## EXERCISE AIM:
Please reproduce the data in its entirety, word for word.

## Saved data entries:
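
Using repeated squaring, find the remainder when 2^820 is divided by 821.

1

2^1 ≡ 2 (mod 821)
2^2 ≡ 2^2 = 4 ≡ 4 (mod 821)
2^4 ≡ 4^2 = 16 ≡ 16 (mod 821)
2^8 ≡ 16^2 = 256 ≡ 256 (mod 821)
2^16 ≡ 256^2 = 65536 ≡ 677 (mod 821)
2^32 ≡ 677^2 = 458329 ≡ 211 (mod 821)
2^64 ≡ 211^2 = 44521 ≡ 187 (mod 821)
2^128 ≡ 187^2 = 34969 ≡ 487 (mod 821)
2^256 ≡ 487^2 = 237169 ≡ 721 (mod 821)
2^512 ≡ 721^2 = 519841 ≡ 148 (mod 821)
820 = 512 + 256 + 32 + 16 + 4 in binary powers of 2.
So 2^820 ≡ 148 · 721 · 211 · 677 · 16 ≡ 1 (mod 821).
Since the result is 1, base 2 gives no evidence that 821 is composite.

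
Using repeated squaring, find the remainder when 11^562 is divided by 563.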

## RESPONSE TO THE TASK:
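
Using repeated squaring, find the remainder when 2^820 is divided by 821.

1

2^1 ≡ 2 (mod 821)
2^2 ≡ 2^2 = 4 ≡ 4 (mod 821)
2^4 ≡ 4^2 = 16 ≡ 16 (mod 821)
2^8 ≡ 16^2 = 256 ≡ 256 (mod 821)
2^16 ≡ 256^2 = 65536 ≡ 677 (mod 821)
2^32 ≡ 677^2 = 458329 ≡ 211 (mod 821)
2^64 ≡ 211^2 = 44521 ≡ 187 (mod 821)
2^128 ≡ 187^2 = 34969 ≡ 487 (mod 821)
2^256 ≡ 487^2 = 237169 ≡ 721 (mod 821)
2^512 ≡ 721^2 = 519841 ≡ 148 (mod 821)
820 = 512 + 256 + 32 + 16 + 4 in binary powers of 2.
So 2^820 ≡ 148 · 721 · 211 · 677 · 16 ≡ 1 (mod 821).
Since the result is 1, base 2 gives no evidence that 821 is composite.

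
Using repeated squaring, find the remainder when 11^562 is divided by 563.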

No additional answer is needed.